THE DATA Start Marker

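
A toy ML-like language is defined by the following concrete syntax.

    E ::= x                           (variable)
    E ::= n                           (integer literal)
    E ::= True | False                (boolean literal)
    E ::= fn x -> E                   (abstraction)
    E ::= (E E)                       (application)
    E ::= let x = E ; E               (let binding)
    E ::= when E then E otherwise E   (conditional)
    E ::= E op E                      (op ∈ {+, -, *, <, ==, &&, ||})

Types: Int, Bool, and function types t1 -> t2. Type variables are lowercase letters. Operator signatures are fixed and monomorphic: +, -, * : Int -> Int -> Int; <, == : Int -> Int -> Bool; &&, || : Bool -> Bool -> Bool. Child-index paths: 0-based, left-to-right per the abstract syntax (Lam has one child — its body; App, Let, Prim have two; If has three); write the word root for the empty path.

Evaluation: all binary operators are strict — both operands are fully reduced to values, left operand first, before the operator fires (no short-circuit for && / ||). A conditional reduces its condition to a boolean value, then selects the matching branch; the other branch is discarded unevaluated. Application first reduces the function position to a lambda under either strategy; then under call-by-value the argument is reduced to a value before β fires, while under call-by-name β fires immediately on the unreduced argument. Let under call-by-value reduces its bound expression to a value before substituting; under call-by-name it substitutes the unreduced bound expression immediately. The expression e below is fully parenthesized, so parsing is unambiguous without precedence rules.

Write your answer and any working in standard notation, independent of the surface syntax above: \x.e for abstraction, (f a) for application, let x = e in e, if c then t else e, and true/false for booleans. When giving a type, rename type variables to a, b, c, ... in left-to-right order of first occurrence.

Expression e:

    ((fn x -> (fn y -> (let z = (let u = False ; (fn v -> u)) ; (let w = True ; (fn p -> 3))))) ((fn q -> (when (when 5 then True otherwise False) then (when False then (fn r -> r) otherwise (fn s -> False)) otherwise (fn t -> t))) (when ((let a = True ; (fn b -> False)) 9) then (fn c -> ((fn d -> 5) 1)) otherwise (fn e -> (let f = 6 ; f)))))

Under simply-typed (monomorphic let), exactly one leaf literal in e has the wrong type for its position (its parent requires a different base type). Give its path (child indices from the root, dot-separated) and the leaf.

Answer: 1.0.0.0.0 : 5

Derivation:
let u : Bool
u : Bool
\v._ : c -> Bool
let z : c -> Bool
let w : Bool
\p._ : d -> Int
\y._ : b -> d -> Int
\x._ : a -> b -> d -> Int
  unify Int ~ Bool
  FAIL: mismatch Int ~ Bool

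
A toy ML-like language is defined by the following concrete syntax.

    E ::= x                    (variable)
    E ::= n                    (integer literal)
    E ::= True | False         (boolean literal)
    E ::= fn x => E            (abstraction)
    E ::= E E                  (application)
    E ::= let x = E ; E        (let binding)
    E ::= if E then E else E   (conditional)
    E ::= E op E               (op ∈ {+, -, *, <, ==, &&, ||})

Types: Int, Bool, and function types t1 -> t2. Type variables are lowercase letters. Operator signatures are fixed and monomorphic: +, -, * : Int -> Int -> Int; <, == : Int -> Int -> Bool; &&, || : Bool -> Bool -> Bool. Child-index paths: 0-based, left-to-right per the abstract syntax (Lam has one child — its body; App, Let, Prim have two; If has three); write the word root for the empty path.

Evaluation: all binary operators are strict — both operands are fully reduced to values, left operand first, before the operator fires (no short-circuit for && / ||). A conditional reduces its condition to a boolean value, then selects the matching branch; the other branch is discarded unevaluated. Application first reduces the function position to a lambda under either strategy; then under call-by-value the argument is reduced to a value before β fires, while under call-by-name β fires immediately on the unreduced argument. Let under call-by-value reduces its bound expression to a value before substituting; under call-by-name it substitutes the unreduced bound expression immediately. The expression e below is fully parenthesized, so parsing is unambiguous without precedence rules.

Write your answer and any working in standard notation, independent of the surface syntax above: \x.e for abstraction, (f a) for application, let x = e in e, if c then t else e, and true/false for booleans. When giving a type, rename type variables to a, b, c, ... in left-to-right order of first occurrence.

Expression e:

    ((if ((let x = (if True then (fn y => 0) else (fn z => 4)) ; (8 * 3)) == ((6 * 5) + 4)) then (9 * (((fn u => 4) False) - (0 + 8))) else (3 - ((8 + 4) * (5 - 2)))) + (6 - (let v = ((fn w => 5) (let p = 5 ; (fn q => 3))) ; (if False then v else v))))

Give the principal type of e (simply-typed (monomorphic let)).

Answer: Int

Working:
  unify Bool ~ Bool
\y._ : a -> Int
\z._ : b -> Int
  unify a -> Int ~ b -> Int
  unify a ~ b
  unify Int ~ Int
let x : b -> Int
  unify Int ~ Int
  unify Int ~ Int
  unify Int ~ Int
  unify Int ~ Int
  unify Int ~ Int
  unify Int ~ Int
  unify Int ~ Int
  unify Int ~ Int
  unify Bool ~ Bool
  unify Int ~ Int
\u._ : c -> Int
  unify c -> Int ~ Bool -> d
  unify c ~ Bool
  unify Int ~ d
_ _ : Int
  unify Int ~ Int
  unify Int ~ Int
  unify Int ~ Int
  unify Int ~ Int
  unify Int ~ Int
  unify Int ~ Int
  unify Int ~ Int
  unify Int ~ Int
  unify Int ~ Int
  unify Int ~ Int
  unify Int ~ Int
  unify Int ~ Int
  unify Int ~ Int
  unify Int ~ Int
  unify Int ~ Int
  unify Int ~ Int
\w._ : e -> Int
let p : Int
\q._ : f -> Int
  unify e -> Int ~ (f -> Int) -> g
  unify e ~ f -> Int
  unify Int ~ g
_ _ : Int
let v : Int
  unify Bool ~ Bool
v : Int
v : Int
  unify Int ~ Int
  unify Int ~ Int
  unify Int ~ Int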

THE DATA End Marker

▶ _ABOUT THIS TASK_: Please copy out the data above exactly.

▶ _TASK RESULT_:
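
A toy ML-like language is defined by the following concrete syntax.

    E ::= x                           (variable)
    E ::= n                           (integer literal)
    E ::= True | False                (boolean literal)
    E ::= fn x -> E                   (abstraction)
    E ::= (E E)                       (application)
    E ::= let x = E ; E               (let binding)
    E ::= when E then E otherwise E   (conditional)
    E ::= E op E                      (op ∈ {+, -, *, <, ==, &&, ||})

Types: Int, Bool, and function types t1 -> t2. Type variables are lowercase letters. Operator signatures are fixed and monomorphic: +, -, * : Int -> Int -> Int; <, == : Int -> Int -> Bool; &&, || : Bool -> Bool -> Bool. Child-index paths: 0-based, left-to-right per the abstract syntax (Lam has one child — its body; App, Let, Prim have two; If has three); write the word root for the empty path.

Evaluation: all binary operators are strict — both operands are fully reduced to values, left operand first, before the operator fires (no short-circuit for && / ||). A conditional reduces its condition to a boolean value, then selects the matching branch; the other branch is discarded unevaluated. Application first reduces the function position to a lambda under either strategy; then under call-by-value the argument is reduced to a value before β fires, while under call-by-name β fires immediately on the unreduced argument. Let under call-by-value reduces its bound expression to a value before substituting; under call-by-name it substitutes the unreduced bound expression immediately. The expression e below is fully parenthesized, so parsing is unambiguous without precedence rules.

Write your answer and any working in standard notation, independent of the surface syntax above: \x.e for abstraction, (f a) for application, let x = e in e, if c then t else e, and true/false for booleans. When giving a type, rename type variables to a, b, c, ... in left-to-right order of first occurrence.

Expression e:

    ((fn x -> (fn y -> (let z = (let u = False ; (fn v -> u)) ; (let w = True ; (fn p -> 3))))) ((fn q -> (when (when 5 then True otherwise False) then (when False then (fn r -> r) otherwise (fn s -> False)) otherwise (fn t -> t))) (when ((let a = True ; (fn b -> False)) 9) then (fn c -> ((fn d -> 5) 1)) otherwise (fn e -> (let f = 6 ; f)))))

Under simply-typed (monomorphic let), exactly one leaf literal in e has the wrong type for its position (its parent requires a different base type). Give its path (child indices from the root, dot-separated) and the leaf.

Answer: 1.0.0.0.0 : 5

Derivation:
let u : Bool
u : Bool
\v._ : c -> Bool
let z : c -> Bool
let w : Bool
\p._ : d -> Int
\y._ : b -> d -> Int
\x._ : a -> b -> d -> Int
  unify Int ~ Bool
  FAIL: mismatch Int ~ Bool

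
A toy ML-like language is defined by the following concrete syntax.

    E ::= x                    (variable)
    E ::= n                    (integer literal)
    E ::= True | False         (boolean literal)
    E ::= fn x => E            (abstraction)
    E ::= E E                  (application)
    E ::= let x = E ; E        (let binding)
    E ::= if E then E else E   (conditional)
    E ::= E op E               (op ∈ {+, -, *, <, ==, &&, ||})

Types: Int, Bool, and function types t1 -> t2. Type variables are lowercase letters. Operator signatures are fixed and monomorphic: +, -, * : Int -> Int -> Int; <, == : Int -> Int -> Bool; &&, || : Bool -> Bool -> Bool. Child-index paths: 0-based, left-to-right per the abstract syntax (Lam has one child — its body; App, Let, Prim have two; If has three); write the word root for the empty path.

Evaluation: all binary operators are strict — both operands are fully reduced to values, left operand first, before the operator fires (no short-circuit for && / ||). A conditional reduces its condition to a boolean value, then selects the matching branch; the other branch is discarded unevaluated. Application first reduces the function position to a lambda under either strategy; then under call-by-value the argument is reduced to a value before β fires, while under call-by-name β fires immediately on the unreduced argument. Let under call-by-value reduces its bound expression to a value before substituting; under call-by-name it substitutes the unreduced bound expression immediately. The expression e below is fully parenthesized, so parsing is unambiguous without precedence rules.

Write your answer and any working in standard notation, independent of the surface syntax above: \x.e for abstraction, (f a) for application, let x = e in e, if c then t else e, and true/false for booleans. When giving a type, rename type variables to a, b, c, ... in left-to-right order of first occurrence.

Expression e:

    ((if ((let x = (if True then (fn y => 0) else (fn z => 4)) ; (8 * 3)) == ((6 * 5) + 4)) then (9 * (((fn u => 4) False) - (0 + 8))) else (3 - ((8 + 4) * (5 - 2)))) + (6 - (let v = ((fn w => 5) (let p = 5 ; (fn q => 3))) ; (if False then v else v))))

Give the principal type of e (simply-typed (monomorphic let)).

Answer: Int

Working:
  unify Bool ~ Bool
\y._ : a -> Int
\z._ : b -> Int
  unify a -> Int ~ b -> Int
  unify a ~ b
  unify Int ~ Int
let x : b -> Int
  unify Int ~ Int
  unify Int ~ Int
  unify Int ~ Int
  unify Int ~ Int
  unify Int ~ Int
  unify Int ~ Int
  unify Int ~ Int
  unify Int ~ Int
  unify Bool ~ Bool
  unify Int ~ Int
\u._ : c -> Int
  unify c -> Int ~ Bool -> d
  unify c ~ Bool
  unify Int ~ d
_ _ : Int
  unify Int ~ Int
  unify Int ~ Int
  unify Int ~ Int
  unify Int ~ Int
  unify Int ~ Int
  unify Int ~ Int
  unify Int ~ Int
  unify Int ~ Int
  unify Int ~ Int
  unify Int ~ Int
  unify Int ~ Int
  unify Int ~ Int
  unify Int ~ Int
  unify Int ~ Int
  unify Int ~ Int
  unify Int ~ Int
\w._ : e -> Int
let p : Int
\q._ : f -> Int
  unify e -> Int ~ (f -> Int) -> g
  unify e ~ f -> Int
  unify Int ~ g
_ _ : Int
let v : Int
  unify Bool ~ Bool
v : Int
v : Int
  unify Int ~ Int
  unify Int ~ Int
  unify Int ~ Int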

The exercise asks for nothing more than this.